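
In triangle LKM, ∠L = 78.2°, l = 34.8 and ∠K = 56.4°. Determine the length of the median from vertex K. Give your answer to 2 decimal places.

m_K ≈ 26.58

The third angle is ∠M = 180° − ∠L − ∠K = 45.40°.
Law of sines: k = l·sin K/sin L ≈ 29.611.
Law of sines: m = l·sin M/sin L ≈ 25.313.
Median from K: ½√(2·m² + 2·l² − k²) ≈ 26.584.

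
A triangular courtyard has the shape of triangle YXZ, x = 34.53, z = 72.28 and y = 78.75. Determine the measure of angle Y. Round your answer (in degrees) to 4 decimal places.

By the law of cosines, cos Y = (x² + z² − y²) / (2·x·z) ≈ 0.04310, so ∠Y ≈ 87.53°.

∠Y ≈ 87.5296°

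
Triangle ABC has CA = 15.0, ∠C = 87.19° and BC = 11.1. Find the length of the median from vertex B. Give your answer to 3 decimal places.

13.088

By the law of cosines, AB² = BC² + CA² − 2·BC·CA·cos C = 331.88, so AB ≈ 18.218.
Median from B: ½√(2·AB² + 2·BC² − CA²) ≈ 13.088.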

**HOW TO COMPLETE THIS TASK**
Would you please repeat the lines from the one with "A triangular courtyard" through the last line of the listing above, exactly and with nothing else?

**ANSWER TO THIS PROBLEM**
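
A triangular courtyard has the shape of triangle YXZ, x = 34.53, z = 72.28 and y = 78.75. Determine the measure of angle Y. Round your answer (in degrees) to 4 decimal places.

By the law of cosines, cos Y = (x² + z² − y²) / (2·x·z) ≈ 0.04310, so ∠Y ≈ 87.53°.

∠Y ≈ 87.5296°

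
Triangle ABC has CA = 15.0, ∠C = 87.19° and BC = 11.1. Find the length of the median from vertex B. Give your answer to 3 decimal places.

13.088

By the law of cosines, AB² = BC² + CA² − 2·BC·CA·cos C = 331.88, so AB ≈ 18.218.
Median from B: ½√(2·AB² + 2·BC² − CA²) ≈ 13.088.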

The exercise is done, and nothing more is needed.